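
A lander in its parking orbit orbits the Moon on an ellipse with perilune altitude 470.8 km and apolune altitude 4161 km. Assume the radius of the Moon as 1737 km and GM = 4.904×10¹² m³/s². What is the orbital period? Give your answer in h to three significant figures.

T ≈ 6.43 h

r_p = 1737 + 470.8 = 2207.8 km = 2.2078×10⁶ m.
r_a = 1737 + 4161 = 5898.0 km = 5.8980×10⁶ m.
Semi-major axis a = (r_p + r_a)/2 = (2207.8 + 5898.0)/2 = 4052.9 km = 4.053×10⁶ m.
By Kepler's third law T = 2π√(a³/μ) = 2π × 3.684×10³ = 2.315×10⁴ s.
= 6.431 h.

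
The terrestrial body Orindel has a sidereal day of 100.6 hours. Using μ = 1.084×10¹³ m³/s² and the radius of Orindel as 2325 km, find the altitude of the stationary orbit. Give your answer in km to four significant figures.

T = 100.6 hours = 3.622×10⁵ s.
A synchronous orbit has period T, so by Kepler's third law a = (μT²/4π²)^(1/3).
μT²/4π² = 1.084×10¹³ × (3.622×10⁵)² / 39.48 = 3.601×10²² m³.
a = 3.302×10⁷ m = 33024 km.
Altitude h = a − R = 33024 − 2325 = 30699 km.

h_sync ≈ 30700 km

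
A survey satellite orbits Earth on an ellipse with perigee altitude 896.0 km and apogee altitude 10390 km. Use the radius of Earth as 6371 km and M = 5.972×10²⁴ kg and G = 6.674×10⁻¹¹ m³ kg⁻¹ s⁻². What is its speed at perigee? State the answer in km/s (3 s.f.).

v ≈ 8.75 km/s

μ = GM = 6.674×10⁻¹¹ × 5.972×10²⁴ = 3.986×10¹⁴ m³/s².
r_p = 6371 + 896.0 = 7267.0 km = 7.2670×10⁶ m.
r_a = 6371 + 10390 = 16761 km = 1.6761×10⁷ m.
Semi-major axis a = (r_p + r_a)/2 = 12014 km = 1.201×10⁷ m.
Vis-viva: v² = μ(2/r − 1/a) = 3.986×10¹⁴ × (2.752×10⁻⁷ − 8.324×10⁻⁸) = 7.652×10⁷ m²/s².
v = 8747 m/s = 8.747 km/s.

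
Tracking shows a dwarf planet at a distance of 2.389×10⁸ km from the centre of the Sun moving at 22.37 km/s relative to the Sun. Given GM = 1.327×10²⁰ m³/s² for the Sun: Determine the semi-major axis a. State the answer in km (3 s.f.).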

WHAT YOU ARE ASKED TO DO — Retype the data in full and match it exactly.

SOLUTION —
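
A lander in its parking orbit orbits the Moon on an ellipse with perilune altitude 470.8 km and apolune altitude 4161 km. Assume the radius of the Moon as 1737 km and GM = 4.904×10¹² m³/s². What is the orbital period? Give your answer in h to three significant figures.

T ≈ 6.43 h

r_p = 1737 + 470.8 = 2207.8 km = 2.2078×10⁶ m.
r_a = 1737 + 4161 = 5898.0 km = 5.8980×10⁶ m.
Semi-major axis a = (r_p + r_a)/2 = (2207.8 + 5898.0)/2 = 4052.9 km = 4.053×10⁶ m.
By Kepler's third law T = 2π√(a³/μ) = 2π × 3.684×10³ = 2.315×10⁴ s.
= 6.431 h.

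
The terrestrial body Orindel has a sidereal day of 100.6 hours. Using μ = 1.084×10¹³ m³/s² and the radius of Orindel as 2325 km, find the altitude of the stationary orbit. Give your answer in km to four significant figures.

T = 100.6 hours = 3.622×10⁵ s.
A synchronous orbit has period T, so by Kepler's third law a = (μT²/4π²)^(1/3).
μT²/4π² = 1.084×10¹³ × (3.622×10⁵)² / 39.48 = 3.601×10²² m³.
a = 3.302×10⁷ m = 33024 km.
Altitude h = a − R = 33024 − 2325 = 30699 km.

h_sync ≈ 30700 km

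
A survey satellite orbits Earth on an ellipse with perigee altitude 896.0 km and apogee altitude 10390 km. Use the radius of Earth as 6371 km and M = 5.972×10²⁴ kg and G = 6.674×10⁻¹¹ m³ kg⁻¹ s⁻². What is its speed at perigee? State the answer in km/s (3 s.f.).

v ≈ 8.75 km/s

μ = GM = 6.674×10⁻¹¹ × 5.972×10²⁴ = 3.986×10¹⁴ m³/s².
r_p = 6371 + 896.0 = 7267.0 km = 7.2670×10⁶ m.
r_a = 6371 + 10390 = 16761 km = 1.6761×10⁷ m.
Semi-major axis a = (r_p + r_a)/2 = 12014 km = 1.201×10⁷ m.
Vis-viva: v² = μ(2/r − 1/a) = 3.986×10¹⁴ × (2.752×10⁻⁷ − 8.324×10⁻⁸) = 7.652×10⁷ m²/s².
v = 8747 m/s = 8.747 km/s.

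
Tracking shows a dwarf planet at a distance of 2.389×10⁸ km from the centre of the Sun moving at 22.37 km/s relative to the Sun. Given GM = 1.327×10²⁰ m³/s² for the Sun: Determine the semi-major axis a. State the answer in km (3 s.f.).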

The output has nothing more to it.